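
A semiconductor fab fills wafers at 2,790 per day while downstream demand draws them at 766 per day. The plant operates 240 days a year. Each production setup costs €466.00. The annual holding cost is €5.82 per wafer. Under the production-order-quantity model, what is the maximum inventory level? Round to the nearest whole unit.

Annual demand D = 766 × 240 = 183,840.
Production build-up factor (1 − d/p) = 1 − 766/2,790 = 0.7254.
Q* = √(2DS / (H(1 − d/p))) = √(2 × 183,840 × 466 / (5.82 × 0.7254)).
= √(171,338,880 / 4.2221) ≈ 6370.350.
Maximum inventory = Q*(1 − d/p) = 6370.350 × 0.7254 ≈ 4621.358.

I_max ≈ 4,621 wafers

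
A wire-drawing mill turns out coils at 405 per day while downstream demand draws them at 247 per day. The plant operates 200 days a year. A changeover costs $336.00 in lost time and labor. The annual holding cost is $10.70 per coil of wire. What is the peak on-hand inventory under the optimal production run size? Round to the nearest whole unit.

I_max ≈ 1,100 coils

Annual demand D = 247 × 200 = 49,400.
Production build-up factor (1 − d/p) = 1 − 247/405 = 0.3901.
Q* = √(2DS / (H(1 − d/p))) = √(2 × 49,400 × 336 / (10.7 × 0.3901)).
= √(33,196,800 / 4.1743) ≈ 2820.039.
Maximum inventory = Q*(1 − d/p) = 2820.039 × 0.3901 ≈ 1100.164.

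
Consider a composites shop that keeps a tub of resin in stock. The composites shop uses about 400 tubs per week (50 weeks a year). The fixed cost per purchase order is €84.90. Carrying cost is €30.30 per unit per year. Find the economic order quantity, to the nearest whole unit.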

**Task statement**: Each record, from first to last, should be returned verbatim.

**Answer to this problem**:
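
A semiconductor fab fills wafers at 2,790 per day while downstream demand draws them at 766 per day. The plant operates 240 days a year. Each production setup costs €466.00. The annual holding cost is €5.82 per wafer. Under the production-order-quantity model, what is the maximum inventory level? Round to the nearest whole unit.

Annual demand D = 766 × 240 = 183,840.
Production build-up factor (1 − d/p) = 1 − 766/2,790 = 0.7254.
Q* = √(2DS / (H(1 − d/p))) = √(2 × 183,840 × 466 / (5.82 × 0.7254)).
= √(171,338,880 / 4.2221) ≈ 6370.350.
Maximum inventory = Q*(1 − d/p) = 6370.350 × 0.7254 ≈ 4621.358.

I_max ≈ 4,621 wafers

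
A wire-drawing mill turns out coils at 405 per day while downstream demand draws them at 247 per day. The plant operates 200 days a year. A changeover costs $336.00 in lost time and labor. The annual holding cost is $10.70 per coil of wire. What is the peak on-hand inventory under the optimal production run size? Round to the nearest whole unit.

I_max ≈ 1,100 coils

Annual demand D = 247 × 200 = 49,400.
Production build-up factor (1 − d/p) = 1 − 247/405 = 0.3901.
Q* = √(2DS / (H(1 − d/p))) = √(2 × 49,400 × 336 / (10.7 × 0.3901)).
= √(33,196,800 / 4.1743) ≈ 2820.039.
Maximum inventory = Q*(1 − d/p) = 2820.039 × 0.3901 ≈ 1100.164.

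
Consider a composites shop that keeps a tub of resin in stock. The composites shop uses about 400 tubs per week (50 weeks a year). The fixed cost per purchase order is €84.90. Carrying cost is €30.30 per unit per year. Find the economic order quantity, to the nearest whole unit.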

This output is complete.